Activity: Reproduce the records exactly, beginning with their first line and ending with the line that contains "-25 / 66 = -0.38", and output nothing more.

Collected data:
- - -
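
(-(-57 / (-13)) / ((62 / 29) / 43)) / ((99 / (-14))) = 165851 / 13299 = 12.47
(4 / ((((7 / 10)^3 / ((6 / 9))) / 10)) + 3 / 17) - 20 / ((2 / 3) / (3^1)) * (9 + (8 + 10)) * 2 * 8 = -38802.08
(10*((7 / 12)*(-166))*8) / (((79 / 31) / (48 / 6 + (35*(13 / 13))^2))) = -296100840 / 79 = -3748111.90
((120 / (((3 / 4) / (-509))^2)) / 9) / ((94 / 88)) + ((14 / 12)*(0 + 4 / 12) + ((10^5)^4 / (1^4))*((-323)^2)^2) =2762496313165800000000014591442907 / 2538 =1088454024100000000000006000000.00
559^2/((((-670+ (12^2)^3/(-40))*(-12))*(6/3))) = 1562405/9038352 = 0.17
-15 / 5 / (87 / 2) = -0.07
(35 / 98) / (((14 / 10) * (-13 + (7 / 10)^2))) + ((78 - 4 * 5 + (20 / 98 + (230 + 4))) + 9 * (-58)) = -14087510 / 61299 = -229.82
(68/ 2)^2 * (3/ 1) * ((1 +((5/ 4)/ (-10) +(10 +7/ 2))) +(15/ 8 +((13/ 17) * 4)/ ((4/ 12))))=88179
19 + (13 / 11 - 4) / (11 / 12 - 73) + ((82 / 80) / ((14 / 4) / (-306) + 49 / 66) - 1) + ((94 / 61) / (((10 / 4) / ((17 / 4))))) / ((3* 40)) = 6670926944917 / 342746665800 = 19.46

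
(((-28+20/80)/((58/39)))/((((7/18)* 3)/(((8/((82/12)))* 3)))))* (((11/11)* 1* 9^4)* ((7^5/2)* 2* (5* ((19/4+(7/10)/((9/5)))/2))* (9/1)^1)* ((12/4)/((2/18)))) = -45985302180560925/2378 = -19337805795021.42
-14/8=-7/4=-1.75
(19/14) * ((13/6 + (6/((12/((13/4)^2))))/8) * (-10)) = -206245/5376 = -38.36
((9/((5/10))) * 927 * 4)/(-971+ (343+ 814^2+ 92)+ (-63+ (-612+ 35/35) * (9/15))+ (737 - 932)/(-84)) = 9344160/92628581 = 0.10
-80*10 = -800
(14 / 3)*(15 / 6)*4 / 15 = 28 / 9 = 3.11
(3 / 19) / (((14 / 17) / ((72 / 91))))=1836 / 12103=0.15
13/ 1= 13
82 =82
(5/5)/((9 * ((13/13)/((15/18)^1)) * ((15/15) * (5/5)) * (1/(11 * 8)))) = 220/27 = 8.15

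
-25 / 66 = -0.38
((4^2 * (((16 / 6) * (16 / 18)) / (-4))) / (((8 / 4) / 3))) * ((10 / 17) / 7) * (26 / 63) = -33280 / 67473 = -0.49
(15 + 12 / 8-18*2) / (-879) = 13 / 586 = 0.02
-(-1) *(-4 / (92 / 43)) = -43 / 23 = -1.87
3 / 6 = 1 / 2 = 0.50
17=17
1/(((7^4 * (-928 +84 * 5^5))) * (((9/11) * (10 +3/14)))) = 0.00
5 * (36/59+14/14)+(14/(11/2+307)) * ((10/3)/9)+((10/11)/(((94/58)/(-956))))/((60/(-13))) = 12791697043/102947625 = 124.25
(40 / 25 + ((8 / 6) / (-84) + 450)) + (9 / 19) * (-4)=2691391 / 5985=449.69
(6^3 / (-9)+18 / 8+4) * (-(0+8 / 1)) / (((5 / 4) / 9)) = 1022.40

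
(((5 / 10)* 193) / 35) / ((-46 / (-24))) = 1158 / 805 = 1.44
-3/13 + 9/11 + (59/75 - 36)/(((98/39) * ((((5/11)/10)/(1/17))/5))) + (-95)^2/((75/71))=15104727598/1786785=8453.58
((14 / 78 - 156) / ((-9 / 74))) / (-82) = -224849 / 14391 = -15.62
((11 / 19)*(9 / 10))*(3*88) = 13068 / 95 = 137.56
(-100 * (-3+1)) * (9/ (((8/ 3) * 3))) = 225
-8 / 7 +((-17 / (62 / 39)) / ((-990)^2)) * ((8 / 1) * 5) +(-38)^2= 5114486953 / 3544695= 1442.86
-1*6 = -6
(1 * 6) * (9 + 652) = 3966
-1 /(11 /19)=-19 /11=-1.73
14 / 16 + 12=103 / 8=12.88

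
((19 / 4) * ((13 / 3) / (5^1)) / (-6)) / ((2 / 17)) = -4199 / 720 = -5.83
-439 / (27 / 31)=-13609 / 27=-504.04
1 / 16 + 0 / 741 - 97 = -1551 / 16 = -96.94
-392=-392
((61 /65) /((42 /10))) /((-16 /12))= -0.17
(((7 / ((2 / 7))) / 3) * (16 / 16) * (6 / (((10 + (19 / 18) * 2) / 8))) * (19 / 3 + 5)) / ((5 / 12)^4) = 829108224 / 68125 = 12170.40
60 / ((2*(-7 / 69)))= -295.71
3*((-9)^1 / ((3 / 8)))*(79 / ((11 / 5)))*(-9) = 255960 / 11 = 23269.09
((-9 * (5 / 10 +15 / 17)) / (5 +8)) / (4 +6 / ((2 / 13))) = -423 / 19006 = -0.02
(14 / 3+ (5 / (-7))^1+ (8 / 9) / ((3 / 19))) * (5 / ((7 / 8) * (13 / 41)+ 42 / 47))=139591880 / 3412017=40.91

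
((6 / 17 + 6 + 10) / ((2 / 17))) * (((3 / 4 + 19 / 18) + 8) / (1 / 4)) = 49067 / 9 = 5451.89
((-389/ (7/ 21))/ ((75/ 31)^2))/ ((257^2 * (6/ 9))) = -373829/ 82561250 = -0.00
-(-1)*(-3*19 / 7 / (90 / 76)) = -6.88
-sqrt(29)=-5.39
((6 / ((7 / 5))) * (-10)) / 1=-42.86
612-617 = -5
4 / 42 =2 / 21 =0.10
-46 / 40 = -1.15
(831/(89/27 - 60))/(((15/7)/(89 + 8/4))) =-4764123/7655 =-622.35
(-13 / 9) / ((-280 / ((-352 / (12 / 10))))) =-286 / 189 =-1.51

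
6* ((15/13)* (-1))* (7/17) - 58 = -13448/221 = -60.85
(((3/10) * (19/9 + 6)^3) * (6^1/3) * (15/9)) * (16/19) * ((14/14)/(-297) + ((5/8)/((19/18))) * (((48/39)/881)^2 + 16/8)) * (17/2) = 46243301993539976828/10252498182692337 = 4510.44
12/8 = 3/2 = 1.50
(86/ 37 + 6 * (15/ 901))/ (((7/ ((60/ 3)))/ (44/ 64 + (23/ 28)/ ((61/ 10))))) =567429340/ 99644293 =5.69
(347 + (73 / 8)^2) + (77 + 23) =33937 / 64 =530.27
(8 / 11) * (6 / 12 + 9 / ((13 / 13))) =76 / 11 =6.91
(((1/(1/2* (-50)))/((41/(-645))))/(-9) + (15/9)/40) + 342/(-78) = -282247/63960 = -4.41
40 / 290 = 4 / 29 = 0.14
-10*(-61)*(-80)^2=3904000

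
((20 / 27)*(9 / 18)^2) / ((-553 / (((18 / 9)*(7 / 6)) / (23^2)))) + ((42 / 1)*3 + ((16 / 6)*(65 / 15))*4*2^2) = 1052380957 / 3385071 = 310.89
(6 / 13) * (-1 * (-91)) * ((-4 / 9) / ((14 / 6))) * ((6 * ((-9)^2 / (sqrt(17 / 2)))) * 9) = -34992 * sqrt(34) / 17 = -12002.16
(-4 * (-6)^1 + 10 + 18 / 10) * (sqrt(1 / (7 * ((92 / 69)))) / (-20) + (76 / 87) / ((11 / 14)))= 190456 / 4785 - 179 * sqrt(21) / 1400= 39.22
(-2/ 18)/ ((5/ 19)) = -19/ 45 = -0.42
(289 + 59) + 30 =378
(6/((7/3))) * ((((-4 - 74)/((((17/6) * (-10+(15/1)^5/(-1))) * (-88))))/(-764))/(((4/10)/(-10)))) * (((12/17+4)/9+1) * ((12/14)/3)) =-136305/9037368287794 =-0.00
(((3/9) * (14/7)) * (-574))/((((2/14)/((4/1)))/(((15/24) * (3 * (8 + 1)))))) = -180810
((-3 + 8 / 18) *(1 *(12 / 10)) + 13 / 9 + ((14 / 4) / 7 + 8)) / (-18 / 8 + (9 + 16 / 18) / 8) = -2476 / 365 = -6.78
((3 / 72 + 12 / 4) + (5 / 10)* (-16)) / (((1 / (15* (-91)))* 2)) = 54145 / 16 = 3384.06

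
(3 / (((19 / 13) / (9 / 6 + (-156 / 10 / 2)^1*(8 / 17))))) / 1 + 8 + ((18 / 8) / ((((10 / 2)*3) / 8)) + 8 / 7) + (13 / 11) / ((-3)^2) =2694463 / 447678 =6.02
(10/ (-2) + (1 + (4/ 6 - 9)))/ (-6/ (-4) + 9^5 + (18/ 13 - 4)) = -962/ 4605735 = -0.00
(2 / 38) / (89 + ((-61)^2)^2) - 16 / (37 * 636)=-116920533 / 171961835290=-0.00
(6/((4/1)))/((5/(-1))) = -3/10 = -0.30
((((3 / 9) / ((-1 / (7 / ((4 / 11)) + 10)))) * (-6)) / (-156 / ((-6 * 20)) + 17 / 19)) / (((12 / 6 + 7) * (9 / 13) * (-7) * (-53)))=16055 / 1392363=0.01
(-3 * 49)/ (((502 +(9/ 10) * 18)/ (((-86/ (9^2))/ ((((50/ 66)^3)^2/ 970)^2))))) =9797189435297150516856072/ 1235485076904296875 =7929832.27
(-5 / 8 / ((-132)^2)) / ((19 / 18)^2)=-45 / 1397792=-0.00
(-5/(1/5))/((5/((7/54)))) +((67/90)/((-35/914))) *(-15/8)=35.80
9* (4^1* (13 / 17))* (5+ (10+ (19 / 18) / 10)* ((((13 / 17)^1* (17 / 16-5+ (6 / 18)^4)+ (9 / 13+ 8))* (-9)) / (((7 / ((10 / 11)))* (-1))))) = 187373651 / 94248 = 1988.09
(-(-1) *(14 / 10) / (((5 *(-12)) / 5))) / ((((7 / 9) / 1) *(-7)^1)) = 3 / 140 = 0.02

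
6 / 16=3 / 8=0.38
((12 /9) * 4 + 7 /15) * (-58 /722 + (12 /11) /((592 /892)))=6661474 /734635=9.07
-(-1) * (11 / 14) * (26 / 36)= 143 / 252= 0.57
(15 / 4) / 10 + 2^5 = 32.38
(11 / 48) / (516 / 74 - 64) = -407 / 101280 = -0.00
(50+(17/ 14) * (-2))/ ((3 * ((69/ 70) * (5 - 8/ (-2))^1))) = 370/ 207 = 1.79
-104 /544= -13 /68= -0.19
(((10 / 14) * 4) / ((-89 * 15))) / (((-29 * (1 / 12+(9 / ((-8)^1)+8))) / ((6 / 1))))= 192 / 3017189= 0.00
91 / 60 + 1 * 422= 25411 / 60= 423.52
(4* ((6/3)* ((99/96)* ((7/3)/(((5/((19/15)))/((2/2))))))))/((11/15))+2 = 8.65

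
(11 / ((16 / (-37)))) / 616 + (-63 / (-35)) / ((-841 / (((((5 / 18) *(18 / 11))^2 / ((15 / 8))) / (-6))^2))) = -4100327653 / 99292685184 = -0.04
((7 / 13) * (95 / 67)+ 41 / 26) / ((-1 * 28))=-4077 / 48776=-0.08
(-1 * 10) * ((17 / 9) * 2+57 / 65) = -5446 / 117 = -46.55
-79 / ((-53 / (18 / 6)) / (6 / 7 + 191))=318291 / 371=857.93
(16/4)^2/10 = 1.60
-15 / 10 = -3 / 2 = -1.50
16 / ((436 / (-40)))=-160 / 109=-1.47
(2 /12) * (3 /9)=1 /18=0.06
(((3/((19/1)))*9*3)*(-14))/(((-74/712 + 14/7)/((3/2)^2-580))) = 8638518/475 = 18186.35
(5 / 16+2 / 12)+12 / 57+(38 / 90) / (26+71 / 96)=8258047 / 11705520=0.71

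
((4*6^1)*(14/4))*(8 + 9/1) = 1428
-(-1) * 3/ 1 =3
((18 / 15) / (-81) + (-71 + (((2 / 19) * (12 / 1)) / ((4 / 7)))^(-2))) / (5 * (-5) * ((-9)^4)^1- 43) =1873637 / 4341239280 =0.00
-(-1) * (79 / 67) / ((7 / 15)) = 1185 / 469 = 2.53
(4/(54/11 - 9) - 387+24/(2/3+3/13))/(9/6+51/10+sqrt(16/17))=-21278543/380373+2275780*sqrt(17)/1141119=-47.72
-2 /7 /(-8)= 0.04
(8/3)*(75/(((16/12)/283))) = 42450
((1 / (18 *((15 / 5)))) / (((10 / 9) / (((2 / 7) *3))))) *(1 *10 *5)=0.71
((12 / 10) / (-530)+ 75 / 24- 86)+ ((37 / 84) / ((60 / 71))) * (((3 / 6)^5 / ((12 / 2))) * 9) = -2360709157 / 28492800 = -82.85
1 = 1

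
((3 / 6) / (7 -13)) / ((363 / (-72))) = 2 / 121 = 0.02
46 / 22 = 2.09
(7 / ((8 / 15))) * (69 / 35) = 207 / 8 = 25.88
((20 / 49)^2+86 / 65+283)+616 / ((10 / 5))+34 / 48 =2221858729 / 3745560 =593.20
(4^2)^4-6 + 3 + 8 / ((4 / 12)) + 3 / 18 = 393343 / 6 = 65557.17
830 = 830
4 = 4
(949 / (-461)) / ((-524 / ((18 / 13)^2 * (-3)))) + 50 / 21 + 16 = 302669519 / 16486743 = 18.36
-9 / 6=-3 / 2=-1.50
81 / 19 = 4.26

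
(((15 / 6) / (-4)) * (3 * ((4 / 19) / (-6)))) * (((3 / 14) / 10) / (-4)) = -3 / 8512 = -0.00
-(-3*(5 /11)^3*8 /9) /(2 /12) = 2000 /1331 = 1.50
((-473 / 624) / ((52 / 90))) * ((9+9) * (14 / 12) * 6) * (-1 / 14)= 63855 / 5408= 11.81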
- - -
Solution for this problem:
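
(-(-57 / (-13)) / ((62 / 29) / 43)) / ((99 / (-14))) = 165851 / 13299 = 12.47
(4 / ((((7 / 10)^3 / ((6 / 9))) / 10)) + 3 / 17) - 20 / ((2 / 3) / (3^1)) * (9 + (8 + 10)) * 2 * 8 = -38802.08
(10*((7 / 12)*(-166))*8) / (((79 / 31) / (48 / 6 + (35*(13 / 13))^2))) = -296100840 / 79 = -3748111.90
((120 / (((3 / 4) / (-509))^2)) / 9) / ((94 / 88)) + ((14 / 12)*(0 + 4 / 12) + ((10^5)^4 / (1^4))*((-323)^2)^2) =2762496313165800000000014591442907 / 2538 =1088454024100000000000006000000.00
559^2/((((-670+ (12^2)^3/(-40))*(-12))*(6/3))) = 1562405/9038352 = 0.17
-15 / 5 / (87 / 2) = -0.07
(35 / 98) / (((14 / 10) * (-13 + (7 / 10)^2))) + ((78 - 4 * 5 + (20 / 98 + (230 + 4))) + 9 * (-58)) = -14087510 / 61299 = -229.82
(68/ 2)^2 * (3/ 1) * ((1 +((5/ 4)/ (-10) +(10 +7/ 2))) +(15/ 8 +((13/ 17) * 4)/ ((4/ 12))))=88179
19 + (13 / 11 - 4) / (11 / 12 - 73) + ((82 / 80) / ((14 / 4) / (-306) + 49 / 66) - 1) + ((94 / 61) / (((10 / 4) / ((17 / 4))))) / ((3* 40)) = 6670926944917 / 342746665800 = 19.46

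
(((-28+20/80)/((58/39)))/((((7/18)* 3)/(((8/((82/12)))* 3)))))* (((11/11)* 1* 9^4)* ((7^5/2)* 2* (5* ((19/4+(7/10)/((9/5)))/2))* (9/1)^1)* ((12/4)/((2/18)))) = -45985302180560925/2378 = -19337805795021.42
-14/8=-7/4=-1.75
(19/14) * ((13/6 + (6/((12/((13/4)^2))))/8) * (-10)) = -206245/5376 = -38.36
((9/((5/10))) * 927 * 4)/(-971+ (343+ 814^2+ 92)+ (-63+ (-612+ 35/35) * (9/15))+ (737 - 932)/(-84)) = 9344160/92628581 = 0.10
-80*10 = -800
(14 / 3)*(15 / 6)*4 / 15 = 28 / 9 = 3.11
(3 / 19) / (((14 / 17) / ((72 / 91))))=1836 / 12103=0.15
13/ 1= 13
82 =82
(5/5)/((9 * ((13/13)/((15/18)^1)) * ((15/15) * (5/5)) * (1/(11 * 8)))) = 220/27 = 8.15

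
-25 / 66 = -0.38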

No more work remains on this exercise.